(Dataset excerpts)
--- START ---
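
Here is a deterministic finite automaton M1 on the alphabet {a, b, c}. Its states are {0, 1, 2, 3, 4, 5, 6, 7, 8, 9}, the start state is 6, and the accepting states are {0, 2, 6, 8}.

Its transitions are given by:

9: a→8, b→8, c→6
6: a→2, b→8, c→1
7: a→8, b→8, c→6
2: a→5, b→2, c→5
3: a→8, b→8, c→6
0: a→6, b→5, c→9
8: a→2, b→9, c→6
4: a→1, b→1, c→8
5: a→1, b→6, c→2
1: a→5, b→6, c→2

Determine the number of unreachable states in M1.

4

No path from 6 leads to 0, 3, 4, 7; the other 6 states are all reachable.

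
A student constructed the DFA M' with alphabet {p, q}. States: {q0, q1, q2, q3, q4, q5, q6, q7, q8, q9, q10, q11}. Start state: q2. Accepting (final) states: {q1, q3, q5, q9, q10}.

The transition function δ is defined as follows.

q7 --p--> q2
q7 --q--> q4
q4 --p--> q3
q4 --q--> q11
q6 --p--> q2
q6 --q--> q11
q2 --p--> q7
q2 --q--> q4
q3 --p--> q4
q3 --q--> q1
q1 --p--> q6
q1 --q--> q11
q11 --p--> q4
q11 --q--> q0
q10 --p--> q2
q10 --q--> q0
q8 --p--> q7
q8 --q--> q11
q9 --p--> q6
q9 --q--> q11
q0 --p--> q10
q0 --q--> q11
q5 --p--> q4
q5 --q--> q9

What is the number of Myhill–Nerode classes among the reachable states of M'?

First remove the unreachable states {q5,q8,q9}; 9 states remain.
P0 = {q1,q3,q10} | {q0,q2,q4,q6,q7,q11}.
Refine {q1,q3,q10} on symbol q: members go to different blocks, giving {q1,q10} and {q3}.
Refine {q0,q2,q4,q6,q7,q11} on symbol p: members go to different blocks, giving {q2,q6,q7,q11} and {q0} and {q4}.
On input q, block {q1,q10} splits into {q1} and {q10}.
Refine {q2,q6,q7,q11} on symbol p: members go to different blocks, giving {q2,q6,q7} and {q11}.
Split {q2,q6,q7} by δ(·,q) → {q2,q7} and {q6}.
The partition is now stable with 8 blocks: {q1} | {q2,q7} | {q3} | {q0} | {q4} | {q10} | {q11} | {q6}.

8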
--- END ---
--- START ---
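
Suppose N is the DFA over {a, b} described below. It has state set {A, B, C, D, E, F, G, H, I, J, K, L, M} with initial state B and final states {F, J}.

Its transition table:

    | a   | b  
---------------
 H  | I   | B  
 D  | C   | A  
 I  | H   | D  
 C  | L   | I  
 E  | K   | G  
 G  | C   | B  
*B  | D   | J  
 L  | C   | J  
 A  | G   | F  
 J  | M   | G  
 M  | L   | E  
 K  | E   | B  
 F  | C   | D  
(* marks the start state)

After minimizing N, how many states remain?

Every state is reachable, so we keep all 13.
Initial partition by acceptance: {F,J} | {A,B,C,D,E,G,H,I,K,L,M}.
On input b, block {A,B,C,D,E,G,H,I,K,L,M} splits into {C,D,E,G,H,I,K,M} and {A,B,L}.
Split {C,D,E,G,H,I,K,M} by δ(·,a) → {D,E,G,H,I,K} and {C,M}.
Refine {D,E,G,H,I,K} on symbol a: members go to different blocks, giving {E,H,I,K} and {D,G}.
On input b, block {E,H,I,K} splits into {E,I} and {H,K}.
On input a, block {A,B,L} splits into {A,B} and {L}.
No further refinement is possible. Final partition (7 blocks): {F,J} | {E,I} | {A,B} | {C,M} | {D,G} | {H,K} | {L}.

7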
--- END ---
● Required action
Tell me how many lines of the records include the word "alphabet", and say nothing else.

● Completed exercise
2